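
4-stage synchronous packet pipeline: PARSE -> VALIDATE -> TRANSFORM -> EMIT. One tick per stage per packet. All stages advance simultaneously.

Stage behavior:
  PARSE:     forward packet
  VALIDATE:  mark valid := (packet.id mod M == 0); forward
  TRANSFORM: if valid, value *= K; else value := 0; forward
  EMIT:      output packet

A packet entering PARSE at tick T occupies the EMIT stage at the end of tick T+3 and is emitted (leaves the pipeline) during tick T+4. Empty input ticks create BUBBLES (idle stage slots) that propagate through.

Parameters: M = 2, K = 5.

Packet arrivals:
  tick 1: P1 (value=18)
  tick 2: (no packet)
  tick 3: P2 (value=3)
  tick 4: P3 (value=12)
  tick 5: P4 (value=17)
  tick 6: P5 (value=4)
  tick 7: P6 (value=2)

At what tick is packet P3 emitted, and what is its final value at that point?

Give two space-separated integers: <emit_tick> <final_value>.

Tick 1: [PARSE:P1(v=18,ok=F), VALIDATE:-, TRANSFORM:-, EMIT:-] out:-; in:P1
Tick 2: [PARSE:-, VALIDATE:P1(v=18,ok=F), TRANSFORM:-, EMIT:-] out:-; in:-
Tick 3: [PARSE:P2(v=3,ok=F), VALIDATE:-, TRANSFORM:P1(v=0,ok=F), EMIT:-] out:-; in:P2
Tick 4: [PARSE:P3(v=12,ok=F), VALIDATE:P2(v=3,ok=T), TRANSFORM:-, EMIT:P1(v=0,ok=F)] out:-; in:P3
Tick 5: [PARSE:P4(v=17,ok=F), VALIDATE:P3(v=12,ok=F), TRANSFORM:P2(v=15,ok=T), EMIT:-] out:P1(v=0); in:P4
Tick 6: [PARSE:P5(v=4,ok=F), VALIDATE:P4(v=17,ok=T), TRANSFORM:P3(v=0,ok=F), EMIT:P2(v=15,ok=T)] out:-; in:P5
Tick 7: [PARSE:P6(v=2,ok=F), VALIDATE:P5(v=4,ok=F), TRANSFORM:P4(v=85,ok=T), EMIT:P3(v=0,ok=F)] out:P2(v=15); in:P6
Tick 8: [PARSE:-, VALIDATE:P6(v=2,ok=T), TRANSFORM:P5(v=0,ok=F), EMIT:P4(v=85,ok=T)] out:P3(v=0); in:-
Tick 9: [PARSE:-, VALIDATE:-, TRANSFORM:P6(v=10,ok=T), EMIT:P5(v=0,ok=F)] out:P4(v=85); in:-
Tick 10: [PARSE:-, VALIDATE:-, TRANSFORM:-, EMIT:P6(v=10,ok=T)] out:P5(v=0); in:-
Tick 11: [PARSE:-, VALIDATE:-, TRANSFORM:-, EMIT:-] out:P6(v=10); in:-
P3: arrives tick 4, valid=False (id=3, id%2=1), emit tick 8, final value 0

Answer: 8 0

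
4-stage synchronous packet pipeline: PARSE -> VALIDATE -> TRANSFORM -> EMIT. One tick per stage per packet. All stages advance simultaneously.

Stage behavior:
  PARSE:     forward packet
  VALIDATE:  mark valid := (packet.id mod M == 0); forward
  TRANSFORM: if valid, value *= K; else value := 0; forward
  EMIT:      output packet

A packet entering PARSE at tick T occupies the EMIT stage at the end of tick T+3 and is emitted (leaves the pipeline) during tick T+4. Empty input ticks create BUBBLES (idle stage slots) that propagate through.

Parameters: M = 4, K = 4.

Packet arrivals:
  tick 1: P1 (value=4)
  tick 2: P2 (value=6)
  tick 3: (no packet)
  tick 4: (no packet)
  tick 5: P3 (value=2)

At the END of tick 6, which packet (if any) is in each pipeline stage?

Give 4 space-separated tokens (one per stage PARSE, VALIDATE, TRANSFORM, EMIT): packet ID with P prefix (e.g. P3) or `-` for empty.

Answer: - P3 - -

Derivation:
Tick 1: [PARSE:P1(v=4,ok=F), VALIDATE:-, TRANSFORM:-, EMIT:-] out:-; in:P1
Tick 2: [PARSE:P2(v=6,ok=F), VALIDATE:P1(v=4,ok=F), TRANSFORM:-, EMIT:-] out:-; in:P2
Tick 3: [PARSE:-, VALIDATE:P2(v=6,ok=F), TRANSFORM:P1(v=0,ok=F), EMIT:-] out:-; in:-
Tick 4: [PARSE:-, VALIDATE:-, TRANSFORM:P2(v=0,ok=F), EMIT:P1(v=0,ok=F)] out:-; in:-
Tick 5: [PARSE:P3(v=2,ok=F), VALIDATE:-, TRANSFORM:-, EMIT:P2(v=0,ok=F)] out:P1(v=0); in:P3
Tick 6: [PARSE:-, VALIDATE:P3(v=2,ok=F), TRANSFORM:-, EMIT:-] out:P2(v=0); in:-
At end of tick 6: ['-', 'P3', '-', '-']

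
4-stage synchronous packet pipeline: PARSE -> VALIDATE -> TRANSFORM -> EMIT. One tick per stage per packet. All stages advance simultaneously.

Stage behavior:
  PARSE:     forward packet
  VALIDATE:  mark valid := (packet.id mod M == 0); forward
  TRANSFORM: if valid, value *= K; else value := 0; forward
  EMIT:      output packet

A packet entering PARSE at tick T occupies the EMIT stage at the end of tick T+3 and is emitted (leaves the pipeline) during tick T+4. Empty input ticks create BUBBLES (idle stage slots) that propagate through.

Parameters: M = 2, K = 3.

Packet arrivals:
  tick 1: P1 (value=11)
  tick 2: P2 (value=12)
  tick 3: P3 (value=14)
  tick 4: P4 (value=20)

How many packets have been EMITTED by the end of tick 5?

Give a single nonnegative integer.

Answer: 1

Derivation:
Tick 1: [PARSE:P1(v=11,ok=F), VALIDATE:-, TRANSFORM:-, EMIT:-] out:-; in:P1
Tick 2: [PARSE:P2(v=12,ok=F), VALIDATE:P1(v=11,ok=F), TRANSFORM:-, EMIT:-] out:-; in:P2
Tick 3: [PARSE:P3(v=14,ok=F), VALIDATE:P2(v=12,ok=T), TRANSFORM:P1(v=0,ok=F), EMIT:-] out:-; in:P3
Tick 4: [PARSE:P4(v=20,ok=F), VALIDATE:P3(v=14,ok=F), TRANSFORM:P2(v=36,ok=T), EMIT:P1(v=0,ok=F)] out:-; in:P4
Tick 5: [PARSE:-, VALIDATE:P4(v=20,ok=T), TRANSFORM:P3(v=0,ok=F), EMIT:P2(v=36,ok=T)] out:P1(v=0); in:-
Emitted by tick 5: ['P1']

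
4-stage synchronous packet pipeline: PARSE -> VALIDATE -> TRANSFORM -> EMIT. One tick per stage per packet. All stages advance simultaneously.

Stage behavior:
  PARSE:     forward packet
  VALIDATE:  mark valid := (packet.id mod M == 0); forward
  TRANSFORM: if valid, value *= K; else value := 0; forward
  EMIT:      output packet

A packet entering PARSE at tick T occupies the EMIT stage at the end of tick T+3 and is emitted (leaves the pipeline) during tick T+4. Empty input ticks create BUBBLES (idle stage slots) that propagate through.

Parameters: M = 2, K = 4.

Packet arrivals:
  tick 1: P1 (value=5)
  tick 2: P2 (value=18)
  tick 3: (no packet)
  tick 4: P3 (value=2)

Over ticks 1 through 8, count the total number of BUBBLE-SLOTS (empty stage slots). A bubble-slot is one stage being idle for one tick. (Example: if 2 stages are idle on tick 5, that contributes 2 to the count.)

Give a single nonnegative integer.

Tick 1: [PARSE:P1(v=5,ok=F), VALIDATE:-, TRANSFORM:-, EMIT:-] out:-; bubbles=3
Tick 2: [PARSE:P2(v=18,ok=F), VALIDATE:P1(v=5,ok=F), TRANSFORM:-, EMIT:-] out:-; bubbles=2
Tick 3: [PARSE:-, VALIDATE:P2(v=18,ok=T), TRANSFORM:P1(v=0,ok=F), EMIT:-] out:-; bubbles=2
Tick 4: [PARSE:P3(v=2,ok=F), VALIDATE:-, TRANSFORM:P2(v=72,ok=T), EMIT:P1(v=0,ok=F)] out:-; bubbles=1
Tick 5: [PARSE:-, VALIDATE:P3(v=2,ok=F), TRANSFORM:-, EMIT:P2(v=72,ok=T)] out:P1(v=0); bubbles=2
Tick 6: [PARSE:-, VALIDATE:-, TRANSFORM:P3(v=0,ok=F), EMIT:-] out:P2(v=72); bubbles=3
Tick 7: [PARSE:-, VALIDATE:-, TRANSFORM:-, EMIT:P3(v=0,ok=F)] out:-; bubbles=3
Tick 8: [PARSE:-, VALIDATE:-, TRANSFORM:-, EMIT:-] out:P3(v=0); bubbles=4
Total bubble-slots: 20

Answer: 20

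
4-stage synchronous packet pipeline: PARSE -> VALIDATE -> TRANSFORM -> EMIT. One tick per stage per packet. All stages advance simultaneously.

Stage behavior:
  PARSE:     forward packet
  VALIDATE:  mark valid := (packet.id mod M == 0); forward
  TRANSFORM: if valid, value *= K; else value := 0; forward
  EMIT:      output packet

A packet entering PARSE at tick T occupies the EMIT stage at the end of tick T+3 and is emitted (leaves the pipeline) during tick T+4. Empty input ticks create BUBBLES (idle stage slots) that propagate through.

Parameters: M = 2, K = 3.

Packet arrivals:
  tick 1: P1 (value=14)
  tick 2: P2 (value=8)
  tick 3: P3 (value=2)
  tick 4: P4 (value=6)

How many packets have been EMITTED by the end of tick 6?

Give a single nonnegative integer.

Tick 1: [PARSE:P1(v=14,ok=F), VALIDATE:-, TRANSFORM:-, EMIT:-] out:-; in:P1
Tick 2: [PARSE:P2(v=8,ok=F), VALIDATE:P1(v=14,ok=F), TRANSFORM:-, EMIT:-] out:-; in:P2
Tick 3: [PARSE:P3(v=2,ok=F), VALIDATE:P2(v=8,ok=T), TRANSFORM:P1(v=0,ok=F), EMIT:-] out:-; in:P3
Tick 4: [PARSE:P4(v=6,ok=F), VALIDATE:P3(v=2,ok=F), TRANSFORM:P2(v=24,ok=T), EMIT:P1(v=0,ok=F)] out:-; in:P4
Tick 5: [PARSE:-, VALIDATE:P4(v=6,ok=T), TRANSFORM:P3(v=0,ok=F), EMIT:P2(v=24,ok=T)] out:P1(v=0); in:-
Tick 6: [PARSE:-, VALIDATE:-, TRANSFORM:P4(v=18,ok=T), EMIT:P3(v=0,ok=F)] out:P2(v=24); in:-
Emitted by tick 6: ['P1', 'P2']

Answer: 2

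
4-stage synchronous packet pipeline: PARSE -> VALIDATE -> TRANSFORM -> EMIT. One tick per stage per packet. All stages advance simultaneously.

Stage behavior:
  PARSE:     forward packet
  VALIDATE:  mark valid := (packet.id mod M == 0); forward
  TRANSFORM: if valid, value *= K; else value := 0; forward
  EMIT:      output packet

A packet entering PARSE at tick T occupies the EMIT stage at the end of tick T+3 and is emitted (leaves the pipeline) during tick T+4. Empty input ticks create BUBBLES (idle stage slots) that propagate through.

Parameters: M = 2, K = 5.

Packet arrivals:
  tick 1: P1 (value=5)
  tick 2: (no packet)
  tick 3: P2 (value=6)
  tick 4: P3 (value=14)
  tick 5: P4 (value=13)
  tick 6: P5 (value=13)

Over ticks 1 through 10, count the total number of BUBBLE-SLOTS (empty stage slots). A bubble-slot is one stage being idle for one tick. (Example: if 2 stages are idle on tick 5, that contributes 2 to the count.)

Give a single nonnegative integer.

Tick 1: [PARSE:P1(v=5,ok=F), VALIDATE:-, TRANSFORM:-, EMIT:-] out:-; bubbles=3
Tick 2: [PARSE:-, VALIDATE:P1(v=5,ok=F), TRANSFORM:-, EMIT:-] out:-; bubbles=3
Tick 3: [PARSE:P2(v=6,ok=F), VALIDATE:-, TRANSFORM:P1(v=0,ok=F), EMIT:-] out:-; bubbles=2
Tick 4: [PARSE:P3(v=14,ok=F), VALIDATE:P2(v=6,ok=T), TRANSFORM:-, EMIT:P1(v=0,ok=F)] out:-; bubbles=1
Tick 5: [PARSE:P4(v=13,ok=F), VALIDATE:P3(v=14,ok=F), TRANSFORM:P2(v=30,ok=T), EMIT:-] out:P1(v=0); bubbles=1
Tick 6: [PARSE:P5(v=13,ok=F), VALIDATE:P4(v=13,ok=T), TRANSFORM:P3(v=0,ok=F), EMIT:P2(v=30,ok=T)] out:-; bubbles=0
Tick 7: [PARSE:-, VALIDATE:P5(v=13,ok=F), TRANSFORM:P4(v=65,ok=T), EMIT:P3(v=0,ok=F)] out:P2(v=30); bubbles=1
Tick 8: [PARSE:-, VALIDATE:-, TRANSFORM:P5(v=0,ok=F), EMIT:P4(v=65,ok=T)] out:P3(v=0); bubbles=2
Tick 9: [PARSE:-, VALIDATE:-, TRANSFORM:-, EMIT:P5(v=0,ok=F)] out:P4(v=65); bubbles=3
Tick 10: [PARSE:-, VALIDATE:-, TRANSFORM:-, EMIT:-] out:P5(v=0); bubbles=4
Total bubble-slots: 20

Answer: 20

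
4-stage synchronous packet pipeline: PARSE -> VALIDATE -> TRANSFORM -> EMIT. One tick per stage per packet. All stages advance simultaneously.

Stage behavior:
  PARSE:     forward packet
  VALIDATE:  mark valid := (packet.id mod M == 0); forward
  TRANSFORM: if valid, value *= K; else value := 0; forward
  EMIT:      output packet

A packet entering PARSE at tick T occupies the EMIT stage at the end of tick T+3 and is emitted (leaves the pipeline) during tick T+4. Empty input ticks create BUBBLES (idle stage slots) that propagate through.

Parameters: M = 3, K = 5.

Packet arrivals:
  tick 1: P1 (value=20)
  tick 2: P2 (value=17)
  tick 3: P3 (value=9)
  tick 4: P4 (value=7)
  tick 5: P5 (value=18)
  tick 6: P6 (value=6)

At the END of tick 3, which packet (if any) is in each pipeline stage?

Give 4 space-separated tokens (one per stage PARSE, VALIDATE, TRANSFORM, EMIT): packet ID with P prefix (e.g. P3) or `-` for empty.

Answer: P3 P2 P1 -

Derivation:
Tick 1: [PARSE:P1(v=20,ok=F), VALIDATE:-, TRANSFORM:-, EMIT:-] out:-; in:P1
Tick 2: [PARSE:P2(v=17,ok=F), VALIDATE:P1(v=20,ok=F), TRANSFORM:-, EMIT:-] out:-; in:P2
Tick 3: [PARSE:P3(v=9,ok=F), VALIDATE:P2(v=17,ok=F), TRANSFORM:P1(v=0,ok=F), EMIT:-] out:-; in:P3
At end of tick 3: ['P3', 'P2', 'P1', '-']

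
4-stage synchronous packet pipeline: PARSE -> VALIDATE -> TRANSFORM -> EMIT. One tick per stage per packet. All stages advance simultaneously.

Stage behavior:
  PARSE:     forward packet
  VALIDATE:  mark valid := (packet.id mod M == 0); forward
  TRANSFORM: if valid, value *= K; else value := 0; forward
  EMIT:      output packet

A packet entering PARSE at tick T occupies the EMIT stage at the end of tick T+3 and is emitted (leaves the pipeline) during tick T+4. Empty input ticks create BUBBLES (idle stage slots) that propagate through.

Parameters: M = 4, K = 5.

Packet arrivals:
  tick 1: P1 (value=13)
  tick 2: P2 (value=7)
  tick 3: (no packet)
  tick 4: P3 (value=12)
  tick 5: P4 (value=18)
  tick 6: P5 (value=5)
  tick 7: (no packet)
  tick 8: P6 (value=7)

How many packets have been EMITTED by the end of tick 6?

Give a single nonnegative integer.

Answer: 2

Derivation:
Tick 1: [PARSE:P1(v=13,ok=F), VALIDATE:-, TRANSFORM:-, EMIT:-] out:-; in:P1
Tick 2: [PARSE:P2(v=7,ok=F), VALIDATE:P1(v=13,ok=F), TRANSFORM:-, EMIT:-] out:-; in:P2
Tick 3: [PARSE:-, VALIDATE:P2(v=7,ok=F), TRANSFORM:P1(v=0,ok=F), EMIT:-] out:-; in:-
Tick 4: [PARSE:P3(v=12,ok=F), VALIDATE:-, TRANSFORM:P2(v=0,ok=F), EMIT:P1(v=0,ok=F)] out:-; in:P3
Tick 5: [PARSE:P4(v=18,ok=F), VALIDATE:P3(v=12,ok=F), TRANSFORM:-, EMIT:P2(v=0,ok=F)] out:P1(v=0); in:P4
Tick 6: [PARSE:P5(v=5,ok=F), VALIDATE:P4(v=18,ok=T), TRANSFORM:P3(v=0,ok=F), EMIT:-] out:P2(v=0); in:P5
Emitted by tick 6: ['P1', 'P2']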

--------------------

▶ _WORK INSTRUCTIONS_: Where a line of the material above holds the string "number", copy that line.

▶ _EXERCISE SOLUTION_:
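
Over ticks 1 through 8, count the total number of BUBBLE-SLOTS (empty stage slots). A bubble-slot is one stage being idle for one tick. (Example: if 2 stages are idle on tick 5, that contributes 2 to the count.)
Over ticks 1 through 10, count the total number of BUBBLE-SLOTS (empty stage slots). A bubble-slot is one stage being idle for one tick. (Example: if 2 stages are idle on tick 5, that contributes 2 to the count.)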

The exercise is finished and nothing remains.